== Segment start ==

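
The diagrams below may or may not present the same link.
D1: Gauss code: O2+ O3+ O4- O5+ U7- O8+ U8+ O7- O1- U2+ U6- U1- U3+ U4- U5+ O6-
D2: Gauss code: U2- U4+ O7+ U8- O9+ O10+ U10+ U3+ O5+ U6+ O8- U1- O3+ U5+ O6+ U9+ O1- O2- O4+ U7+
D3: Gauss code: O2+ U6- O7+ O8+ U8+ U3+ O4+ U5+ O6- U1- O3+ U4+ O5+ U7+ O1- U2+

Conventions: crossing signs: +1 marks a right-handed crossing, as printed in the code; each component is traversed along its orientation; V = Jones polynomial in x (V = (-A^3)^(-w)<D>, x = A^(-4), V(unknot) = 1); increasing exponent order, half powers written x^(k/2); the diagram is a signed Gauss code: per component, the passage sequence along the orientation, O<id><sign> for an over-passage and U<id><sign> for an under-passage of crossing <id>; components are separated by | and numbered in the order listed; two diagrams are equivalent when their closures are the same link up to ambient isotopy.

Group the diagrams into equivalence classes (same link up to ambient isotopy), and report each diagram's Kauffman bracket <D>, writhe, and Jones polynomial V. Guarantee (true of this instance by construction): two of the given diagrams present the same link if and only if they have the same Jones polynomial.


equivalence classes: {D1} | {D2, D3}
D1 (bracket 1; 8 crossings at w = 0): V = 1
D2 (bracket A^-8 - 2A^-4 + 2 - 2A^4 + 2A^8 - A^12 + A^16; 10 crossings at w = +4): V = x^-1 - 1 + 2x - 2x^2 + 2x^3 - 2x^4 + x^5
V(D3) = x^-1 - 1 + 2x - 2x^2 + 2x^3 - 2x^4 + x^5  [8 crossings, <D> = A^-8 - 2A^-4 + 2 - 2A^4 + 2A^8 - A^12 + A^16, w = +4]
key observation: 2 classes among 3 diagrams; unequal V(x) rules out equality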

== Segment end ==

*Exercise goal:* Exact duplication of all the data above is expected.

*Exercise response:*
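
The diagrams below may or may not present the same link.
D1: Gauss code: O2+ O3+ O4- O5+ U7- O8+ U8+ O7- O1- U2+ U6- U1- U3+ U4- U5+ O6-
D2: Gauss code: U2- U4+ O7+ U8- O9+ O10+ U10+ U3+ O5+ U6+ O8- U1- O3+ U5+ O6+ U9+ O1- O2- O4+ U7+
D3: Gauss code: O2+ U6- O7+ O8+ U8+ U3+ O4+ U5+ O6- U1- O3+ U4+ O5+ U7+ O1- U2+

Conventions: crossing signs: +1 marks a right-handed crossing, as printed in the code; each component is traversed along its orientation; V = Jones polynomial in x (V = (-A^3)^(-w)<D>, x = A^(-4), V(unknot) = 1); increasing exponent order, half powers written x^(k/2); the diagram is a signed Gauss code: per component, the passage sequence along the orientation, O<id><sign> for an over-passage and U<id><sign> for an under-passage of crossing <id>; components are separated by | and numbered in the order listed; two diagrams are equivalent when their closures are the same link up to ambient isotopy.

Group the diagrams into equivalence classes (same link up to ambient isotopy), and report each diagram's Kauffman bracket <D>, writhe, and Jones polynomial V. Guarantee (true of this instance by construction): two of the given diagrams present the same link if and only if they have the same Jones polynomial.


equivalence classes: {D1} | {D2, D3}
D1 (bracket 1; 8 crossings at w = 0): V = 1
D2 (bracket A^-8 - 2A^-4 + 2 - 2A^4 + 2A^8 - A^12 + A^16; 10 crossings at w = +4): V = x^-1 - 1 + 2x - 2x^2 + 2x^3 - 2x^4 + x^5
V(D3) = x^-1 - 1 + 2x - 2x^2 + 2x^3 - 2x^4 + x^5  [8 crossings, <D> = A^-8 - 2A^-4 + 2 - 2A^4 + 2A^8 - A^12 + A^16, w = +4]
key observation: 2 classes among 3 diagrams; unequal V(x) rules out equality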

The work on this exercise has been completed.